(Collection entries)
+++
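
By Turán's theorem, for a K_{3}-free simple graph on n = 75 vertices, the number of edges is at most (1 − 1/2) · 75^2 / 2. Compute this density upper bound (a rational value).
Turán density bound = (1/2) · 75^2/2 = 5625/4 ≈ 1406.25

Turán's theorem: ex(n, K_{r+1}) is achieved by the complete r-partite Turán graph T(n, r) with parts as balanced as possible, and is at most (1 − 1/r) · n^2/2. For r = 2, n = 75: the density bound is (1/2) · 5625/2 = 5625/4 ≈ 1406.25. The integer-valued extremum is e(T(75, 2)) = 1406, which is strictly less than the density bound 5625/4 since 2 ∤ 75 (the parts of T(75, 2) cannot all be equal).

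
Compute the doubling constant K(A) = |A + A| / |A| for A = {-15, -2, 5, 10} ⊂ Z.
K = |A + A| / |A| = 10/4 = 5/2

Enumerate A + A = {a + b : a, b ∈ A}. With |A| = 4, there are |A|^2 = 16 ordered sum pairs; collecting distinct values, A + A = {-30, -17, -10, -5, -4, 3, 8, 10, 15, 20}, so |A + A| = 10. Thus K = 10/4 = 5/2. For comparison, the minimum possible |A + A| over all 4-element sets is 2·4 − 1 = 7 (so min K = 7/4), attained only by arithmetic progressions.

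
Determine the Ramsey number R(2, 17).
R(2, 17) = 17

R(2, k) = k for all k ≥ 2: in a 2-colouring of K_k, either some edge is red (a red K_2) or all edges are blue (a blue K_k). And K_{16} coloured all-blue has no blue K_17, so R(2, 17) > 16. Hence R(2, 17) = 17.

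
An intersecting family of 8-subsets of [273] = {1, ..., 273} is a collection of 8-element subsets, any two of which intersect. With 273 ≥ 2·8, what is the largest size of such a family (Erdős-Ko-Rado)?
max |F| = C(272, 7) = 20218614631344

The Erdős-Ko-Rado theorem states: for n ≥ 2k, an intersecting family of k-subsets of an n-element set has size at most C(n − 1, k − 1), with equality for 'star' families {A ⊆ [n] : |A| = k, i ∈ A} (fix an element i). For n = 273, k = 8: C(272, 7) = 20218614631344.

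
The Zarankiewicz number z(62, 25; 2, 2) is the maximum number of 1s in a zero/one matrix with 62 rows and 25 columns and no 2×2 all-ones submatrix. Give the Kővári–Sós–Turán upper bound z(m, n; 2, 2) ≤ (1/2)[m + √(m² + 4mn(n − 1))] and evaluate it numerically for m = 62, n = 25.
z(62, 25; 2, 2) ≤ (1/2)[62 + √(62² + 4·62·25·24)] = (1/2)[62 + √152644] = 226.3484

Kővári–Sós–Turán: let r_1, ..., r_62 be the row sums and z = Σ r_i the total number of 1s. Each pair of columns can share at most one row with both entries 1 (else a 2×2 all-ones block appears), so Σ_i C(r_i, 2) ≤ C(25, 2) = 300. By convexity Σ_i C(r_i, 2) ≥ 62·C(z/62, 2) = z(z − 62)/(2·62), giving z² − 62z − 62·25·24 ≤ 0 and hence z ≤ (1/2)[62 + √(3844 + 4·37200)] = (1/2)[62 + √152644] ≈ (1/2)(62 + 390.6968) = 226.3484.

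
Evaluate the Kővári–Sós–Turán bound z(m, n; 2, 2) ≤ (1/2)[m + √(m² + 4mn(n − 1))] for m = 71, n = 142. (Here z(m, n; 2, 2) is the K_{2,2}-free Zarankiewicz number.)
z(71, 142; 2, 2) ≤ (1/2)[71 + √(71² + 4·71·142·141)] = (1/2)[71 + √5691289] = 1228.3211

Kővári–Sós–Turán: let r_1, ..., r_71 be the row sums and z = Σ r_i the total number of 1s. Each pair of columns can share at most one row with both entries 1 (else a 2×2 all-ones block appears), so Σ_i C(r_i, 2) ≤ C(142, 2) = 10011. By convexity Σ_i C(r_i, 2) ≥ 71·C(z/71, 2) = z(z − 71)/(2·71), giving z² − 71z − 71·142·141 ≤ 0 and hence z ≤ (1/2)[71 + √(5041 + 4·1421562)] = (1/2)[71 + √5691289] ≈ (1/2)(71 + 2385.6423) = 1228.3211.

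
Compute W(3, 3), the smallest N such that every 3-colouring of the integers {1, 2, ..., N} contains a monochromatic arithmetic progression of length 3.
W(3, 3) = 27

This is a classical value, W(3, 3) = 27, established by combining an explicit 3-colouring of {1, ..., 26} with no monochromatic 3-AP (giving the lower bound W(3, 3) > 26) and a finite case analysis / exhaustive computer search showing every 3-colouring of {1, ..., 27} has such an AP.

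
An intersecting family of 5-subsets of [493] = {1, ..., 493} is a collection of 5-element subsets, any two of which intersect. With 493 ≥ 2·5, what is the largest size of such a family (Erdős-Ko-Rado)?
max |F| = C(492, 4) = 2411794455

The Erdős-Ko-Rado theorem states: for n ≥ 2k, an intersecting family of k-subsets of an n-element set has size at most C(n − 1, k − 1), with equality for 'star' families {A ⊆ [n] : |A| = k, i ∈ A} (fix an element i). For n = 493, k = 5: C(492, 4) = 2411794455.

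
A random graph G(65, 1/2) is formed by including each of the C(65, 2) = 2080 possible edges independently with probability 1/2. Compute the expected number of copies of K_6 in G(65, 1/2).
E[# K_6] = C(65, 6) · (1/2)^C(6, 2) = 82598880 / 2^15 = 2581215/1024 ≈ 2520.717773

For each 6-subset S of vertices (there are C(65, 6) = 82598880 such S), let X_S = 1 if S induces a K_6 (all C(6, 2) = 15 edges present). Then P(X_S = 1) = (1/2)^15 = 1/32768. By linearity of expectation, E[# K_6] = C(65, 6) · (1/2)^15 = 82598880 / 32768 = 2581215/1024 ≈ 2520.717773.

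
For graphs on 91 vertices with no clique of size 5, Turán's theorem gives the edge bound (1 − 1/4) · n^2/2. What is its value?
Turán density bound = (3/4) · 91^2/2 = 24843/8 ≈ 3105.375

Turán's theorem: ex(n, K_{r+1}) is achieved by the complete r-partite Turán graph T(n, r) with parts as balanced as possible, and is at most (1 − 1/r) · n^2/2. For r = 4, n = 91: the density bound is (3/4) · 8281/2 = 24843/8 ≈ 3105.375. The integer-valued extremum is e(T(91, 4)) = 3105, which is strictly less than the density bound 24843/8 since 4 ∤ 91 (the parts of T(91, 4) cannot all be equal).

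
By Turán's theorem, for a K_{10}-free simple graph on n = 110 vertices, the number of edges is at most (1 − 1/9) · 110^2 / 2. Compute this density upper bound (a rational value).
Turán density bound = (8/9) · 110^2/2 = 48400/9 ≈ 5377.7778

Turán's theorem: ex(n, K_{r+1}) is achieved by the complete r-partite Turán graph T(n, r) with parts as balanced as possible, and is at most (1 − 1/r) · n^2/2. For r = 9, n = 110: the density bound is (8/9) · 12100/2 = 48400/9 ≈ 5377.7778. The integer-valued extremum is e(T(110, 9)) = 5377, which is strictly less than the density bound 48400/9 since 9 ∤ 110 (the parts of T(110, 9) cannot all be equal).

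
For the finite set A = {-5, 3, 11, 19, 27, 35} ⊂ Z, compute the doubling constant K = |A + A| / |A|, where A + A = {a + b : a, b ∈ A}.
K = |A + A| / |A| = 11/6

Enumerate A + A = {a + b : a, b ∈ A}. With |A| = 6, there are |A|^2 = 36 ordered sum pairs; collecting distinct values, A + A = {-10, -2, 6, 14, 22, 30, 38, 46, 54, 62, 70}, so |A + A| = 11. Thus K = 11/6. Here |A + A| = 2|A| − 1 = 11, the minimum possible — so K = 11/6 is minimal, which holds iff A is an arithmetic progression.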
+++
## Exercise requirements
The answer should consist of every record above, copied exactly.

## Problem solution
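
By Turán's theorem, for a K_{3}-free simple graph on n = 75 vertices, the number of edges is at most (1 − 1/2) · 75^2 / 2. Compute this density upper bound (a rational value).
Turán density bound = (1/2) · 75^2/2 = 5625/4 ≈ 1406.25

Turán's theorem: ex(n, K_{r+1}) is achieved by the complete r-partite Turán graph T(n, r) with parts as balanced as possible, and is at most (1 − 1/r) · n^2/2. For r = 2, n = 75: the density bound is (1/2) · 5625/2 = 5625/4 ≈ 1406.25. The integer-valued extremum is e(T(75, 2)) = 1406, which is strictly less than the density bound 5625/4 since 2 ∤ 75 (the parts of T(75, 2) cannot all be equal).

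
Compute the doubling constant K(A) = |A + A| / |A| for A = {-15, -2, 5, 10} ⊂ Z.
K = |A + A| / |A| = 10/4 = 5/2

Enumerate A + A = {a + b : a, b ∈ A}. With |A| = 4, there are |A|^2 = 16 ordered sum pairs; collecting distinct values, A + A = {-30, -17, -10, -5, -4, 3, 8, 10, 15, 20}, so |A + A| = 10. Thus K = 10/4 = 5/2. For comparison, the minimum possible |A + A| over all 4-element sets is 2·4 − 1 = 7 (so min K = 7/4), attained only by arithmetic progressions.

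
Determine the Ramsey number R(2, 17).
R(2, 17) = 17

R(2, k) = k for all k ≥ 2: in a 2-colouring of K_k, either some edge is red (a red K_2) or all edges are blue (a blue K_k). And K_{16} coloured all-blue has no blue K_17, so R(2, 17) > 16. Hence R(2, 17) = 17.

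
An intersecting family of 8-subsets of [273] = {1, ..., 273} is a collection of 8-element subsets, any two of which intersect. With 273 ≥ 2·8, what is the largest size of such a family (Erdős-Ko-Rado)?
max |F| = C(272, 7) = 20218614631344

The Erdős-Ko-Rado theorem states: for n ≥ 2k, an intersecting family of k-subsets of an n-element set has size at most C(n − 1, k − 1), with equality for 'star' families {A ⊆ [n] : |A| = k, i ∈ A} (fix an element i). For n = 273, k = 8: C(272, 7) = 20218614631344.

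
The Zarankiewicz number z(62, 25; 2, 2) is the maximum number of 1s in a zero/one matrix with 62 rows and 25 columns and no 2×2 all-ones submatrix. Give the Kővári–Sós–Turán upper bound z(m, n; 2, 2) ≤ (1/2)[m + √(m² + 4mn(n − 1))] and evaluate it numerically for m = 62, n = 25.
z(62, 25; 2, 2) ≤ (1/2)[62 + √(62² + 4·62·25·24)] = (1/2)[62 + √152644] = 226.3484

Kővári–Sós–Turán: let r_1, ..., r_62 be the row sums and z = Σ r_i the total number of 1s. Each pair of columns can share at most one row with both entries 1 (else a 2×2 all-ones block appears), so Σ_i C(r_i, 2) ≤ C(25, 2) = 300. By convexity Σ_i C(r_i, 2) ≥ 62·C(z/62, 2) = z(z − 62)/(2·62), giving z² − 62z − 62·25·24 ≤ 0 and hence z ≤ (1/2)[62 + √(3844 + 4·37200)] = (1/2)[62 + √152644] ≈ (1/2)(62 + 390.6968) = 226.3484.

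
Evaluate the Kővári–Sós–Turán bound z(m, n; 2, 2) ≤ (1/2)[m + √(m² + 4mn(n − 1))] for m = 71, n = 142. (Here z(m, n; 2, 2) is the K_{2,2}-free Zarankiewicz number.)
z(71, 142; 2, 2) ≤ (1/2)[71 + √(71² + 4·71·142·141)] = (1/2)[71 + √5691289] = 1228.3211

Kővári–Sós–Turán: let r_1, ..., r_71 be the row sums and z = Σ r_i the total number of 1s. Each pair of columns can share at most one row with both entries 1 (else a 2×2 all-ones block appears), so Σ_i C(r_i, 2) ≤ C(142, 2) = 10011. By convexity Σ_i C(r_i, 2) ≥ 71·C(z/71, 2) = z(z − 71)/(2·71), giving z² − 71z − 71·142·141 ≤ 0 and hence z ≤ (1/2)[71 + √(5041 + 4·1421562)] = (1/2)[71 + √5691289] ≈ (1/2)(71 + 2385.6423) = 1228.3211.

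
Compute W(3, 3), the smallest N such that every 3-colouring of the integers {1, 2, ..., N} contains a monochromatic arithmetic progression of length 3.
W(3, 3) = 27

This is a classical value, W(3, 3) = 27, established by combining an explicit 3-colouring of {1, ..., 26} with no monochromatic 3-AP (giving the lower bound W(3, 3) > 26) and a finite case analysis / exhaustive computer search showing every 3-colouring of {1, ..., 27} has such an AP.

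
An intersecting family of 5-subsets of [493] = {1, ..., 493} is a collection of 5-element subsets, any two of which intersect. With 493 ≥ 2·5, what is the largest size of such a family (Erdős-Ko-Rado)?
max |F| = C(492, 4) = 2411794455

The Erdős-Ko-Rado theorem states: for n ≥ 2k, an intersecting family of k-subsets of an n-element set has size at most C(n − 1, k − 1), with equality for 'star' families {A ⊆ [n] : |A| = k, i ∈ A} (fix an element i). For n = 493, k = 5: C(492, 4) = 2411794455.

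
A random graph G(65, 1/2) is formed by including each of the C(65, 2) = 2080 possible edges independently with probability 1/2. Compute the expected number of copies of K_6 in G(65, 1/2).
E[# K_6] = C(65, 6) · (1/2)^C(6, 2) = 82598880 / 2^15 = 2581215/1024 ≈ 2520.717773

For each 6-subset S of vertices (there are C(65, 6) = 82598880 such S), let X_S = 1 if S induces a K_6 (all C(6, 2) = 15 edges present). Then P(X_S = 1) = (1/2)^15 = 1/32768. By linearity of expectation, E[# K_6] = C(65, 6) · (1/2)^15 = 82598880 / 32768 = 2581215/1024 ≈ 2520.717773.

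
For graphs on 91 vertices with no clique of size 5, Turán's theorem gives the edge bound (1 − 1/4) · n^2/2. What is its value?
Turán density bound = (3/4) · 91^2/2 = 24843/8 ≈ 3105.375

Turán's theorem: ex(n, K_{r+1}) is achieved by the complete r-partite Turán graph T(n, r) with parts as balanced as possible, and is at most (1 − 1/r) · n^2/2. For r = 4, n = 91: the density bound is (3/4) · 8281/2 = 24843/8 ≈ 3105.375. The integer-valued extremum is e(T(91, 4)) = 3105, which is strictly less than the density bound 24843/8 since 4 ∤ 91 (the parts of T(91, 4) cannot all be equal).

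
By Turán's theorem, for a K_{10}-free simple graph on n = 110 vertices, the number of edges is at most (1 − 1/9) · 110^2 / 2. Compute this density upper bound (a rational value).
Turán density bound = (8/9) · 110^2/2 = 48400/9 ≈ 5377.7778

Turán's theorem: ex(n, K_{r+1}) is achieved by the complete r-partite Turán graph T(n, r) with parts as balanced as possible, and is at most (1 − 1/r) · n^2/2. For r = 9, n = 110: the density bound is (8/9) · 12100/2 = 48400/9 ≈ 5377.7778. The integer-valued extremum is e(T(110, 9)) = 5377, which is strictly less than the density bound 48400/9 since 9 ∤ 110 (the parts of T(110, 9) cannot all be equal).

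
For the finite set A = {-5, 3, 11, 19, 27, 35} ⊂ Z, compute the doubling constant K = |A + A| / |A|, where A + A = {a + b : a, b ∈ A}.
K = |A + A| / |A| = 11/6

Enumerate A + A = {a + b : a, b ∈ A}. With |A| = 6, there are |A|^2 = 36 ordered sum pairs; collecting distinct values, A + A = {-10, -2, 6, 14, 22, 30, 38, 46, 54, 62, 70}, so |A + A| = 11. Thus K = 11/6. Here |A + A| = 2|A| − 1 = 11, the minimum possible — so K = 11/6 is minimal, which holds iff A is an arithmetic progression.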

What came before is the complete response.